> **ACTIVITY**
Every entry here should be copied exactly.

Dataset entries
= = = = =

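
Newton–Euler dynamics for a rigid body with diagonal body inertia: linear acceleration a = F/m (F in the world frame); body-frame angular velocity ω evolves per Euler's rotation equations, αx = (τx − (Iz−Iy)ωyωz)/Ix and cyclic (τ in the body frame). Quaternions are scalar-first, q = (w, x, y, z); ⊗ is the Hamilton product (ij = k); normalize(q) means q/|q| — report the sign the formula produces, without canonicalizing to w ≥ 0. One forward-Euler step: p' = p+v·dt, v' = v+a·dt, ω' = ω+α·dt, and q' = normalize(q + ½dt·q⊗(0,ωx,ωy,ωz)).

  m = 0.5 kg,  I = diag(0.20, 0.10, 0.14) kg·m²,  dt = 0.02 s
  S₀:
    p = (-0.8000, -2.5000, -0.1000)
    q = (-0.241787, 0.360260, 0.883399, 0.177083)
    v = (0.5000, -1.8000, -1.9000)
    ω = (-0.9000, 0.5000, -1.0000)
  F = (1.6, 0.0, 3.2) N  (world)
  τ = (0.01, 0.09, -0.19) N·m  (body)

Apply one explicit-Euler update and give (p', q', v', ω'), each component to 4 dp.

a = F/m = (3.2000, 0.0000, 6.4000)
p + v·dt = (-0.7900, -2.5360, -0.1380)
v' = v + a·dt = (0.5640, -1.8000, -1.7720)
(τ − ω×Iω)/I = (0.1500, 0.3600, -1.6786)
ω' = ω + α·dt = (-0.8970, 0.5072, -1.0336)
Hamilton product q⊗(0,ω) = (0.0596175, -0.7543322, 0.0799918, 1.2169761)
q' = normalize(q + ½dt·q⊗(0,ω)) = (-0.2412, 0.3527, 0.8841, 0.1892)

p' = (-0.7900, -2.5360, -0.1380)
q' = (-0.2412, 0.3527, 0.8841, 0.1892)
v' = (0.5640, -1.8000, -1.7720)
ω' = (-0.8970, 0.5072, -1.0336)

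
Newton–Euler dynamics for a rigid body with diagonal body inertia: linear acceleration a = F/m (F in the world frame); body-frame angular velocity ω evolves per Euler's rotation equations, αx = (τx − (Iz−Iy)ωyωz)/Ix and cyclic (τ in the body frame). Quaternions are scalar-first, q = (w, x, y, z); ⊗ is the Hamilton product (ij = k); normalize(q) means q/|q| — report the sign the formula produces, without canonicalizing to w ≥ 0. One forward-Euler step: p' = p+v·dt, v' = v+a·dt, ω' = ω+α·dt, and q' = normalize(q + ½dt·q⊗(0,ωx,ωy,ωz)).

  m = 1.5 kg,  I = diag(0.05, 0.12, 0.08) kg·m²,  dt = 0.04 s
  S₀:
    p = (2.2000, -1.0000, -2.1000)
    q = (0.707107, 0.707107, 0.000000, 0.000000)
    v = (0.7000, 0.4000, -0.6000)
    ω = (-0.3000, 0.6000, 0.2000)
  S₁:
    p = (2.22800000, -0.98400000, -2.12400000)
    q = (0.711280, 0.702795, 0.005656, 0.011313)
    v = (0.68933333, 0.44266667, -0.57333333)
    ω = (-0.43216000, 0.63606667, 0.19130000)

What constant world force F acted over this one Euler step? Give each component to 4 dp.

velocity change Δv = (-0.01066667, 0.04266667, 0.02666667)
m·(v₁−v₀)/dt = (-0.4000, 1.6000, 1.0000)

F = (-0.4000, 1.6000, 1.0000)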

= = = = =

> **OUTPUT FOR THIS TASK**
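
Newton–Euler dynamics for a rigid body with diagonal body inertia: linear acceleration a = F/m (F in the world frame); body-frame angular velocity ω evolves per Euler's rotation equations, αx = (τx − (Iz−Iy)ωyωz)/Ix and cyclic (τ in the body frame). Quaternions are scalar-first, q = (w, x, y, z); ⊗ is the Hamilton product (ij = k); normalize(q) means q/|q| — report the sign the formula produces, without canonicalizing to w ≥ 0. One forward-Euler step: p' = p+v·dt, v' = v+a·dt, ω' = ω+α·dt, and q' = normalize(q + ½dt·q⊗(0,ωx,ωy,ωz)).

  m = 0.5 kg,  I = diag(0.20, 0.10, 0.14) kg·m²,  dt = 0.02 s
  S₀:
    p = (-0.8000, -2.5000, -0.1000)
    q = (-0.241787, 0.360260, 0.883399, 0.177083)
    v = (0.5000, -1.8000, -1.9000)
    ω = (-0.9000, 0.5000, -1.0000)
  F = (1.6, 0.0, 3.2) N  (world)
  τ = (0.01, 0.09, -0.19) N·m  (body)

Apply one explicit-Euler update and give (p', q', v', ω'), each component to 4 dp.

a = F/m = (3.2000, 0.0000, 6.4000)
p + v·dt = (-0.7900, -2.5360, -0.1380)
v' = v + a·dt = (0.5640, -1.8000, -1.7720)
(τ − ω×Iω)/I = (0.1500, 0.3600, -1.6786)
ω' = ω + α·dt = (-0.8970, 0.5072, -1.0336)
Hamilton product q⊗(0,ω) = (0.0596175, -0.7543322, 0.0799918, 1.2169761)
q' = normalize(q + ½dt·q⊗(0,ω)) = (-0.2412, 0.3527, 0.8841, 0.1892)

p' = (-0.7900, -2.5360, -0.1380)
q' = (-0.2412, 0.3527, 0.8841, 0.1892)
v' = (0.5640, -1.8000, -1.7720)
ω' = (-0.8970, 0.5072, -1.0336)

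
Newton–Euler dynamics for a rigid body with diagonal body inertia: linear acceleration a = F/m (F in the world frame); body-frame angular velocity ω evolves per Euler's rotation equations, αx = (τx − (Iz−Iy)ωyωz)/Ix and cyclic (τ in the body frame). Quaternions are scalar-first, q = (w, x, y, z); ⊗ is the Hamilton product (ij = k); normalize(q) means q/|q| — report the sign the formula produces, without canonicalizing to w ≥ 0. One forward-Euler step: p' = p+v·dt, v' = v+a·dt, ω' = ω+α·dt, and q' = normalize(q + ½dt·q⊗(0,ωx,ωy,ωz)).

  m = 1.5 kg,  I = diag(0.05, 0.12, 0.08) kg·m²,  dt = 0.04 s
  S₀:
    p = (2.2000, -1.0000, -2.1000)
    q = (0.707107, 0.707107, 0.000000, 0.000000)
    v = (0.7000, 0.4000, -0.6000)
    ω = (-0.3000, 0.6000, 0.2000)
  S₁:
    p = (2.22800000, -0.98400000, -2.12400000)
    q = (0.711280, 0.702795, 0.005656, 0.011313)
    v = (0.68933333, 0.44266667, -0.57333333)
    ω = (-0.43216000, 0.63606667, 0.19130000)

What constant world force F acted over this one Euler step? Give each component to 4 dp.

velocity change Δv = (-0.01066667, 0.04266667, 0.02666667)
m·(v₁−v₀)/dt = (-0.4000, 1.6000, 1.0000)

F = (-0.4000, 1.6000, 1.0000)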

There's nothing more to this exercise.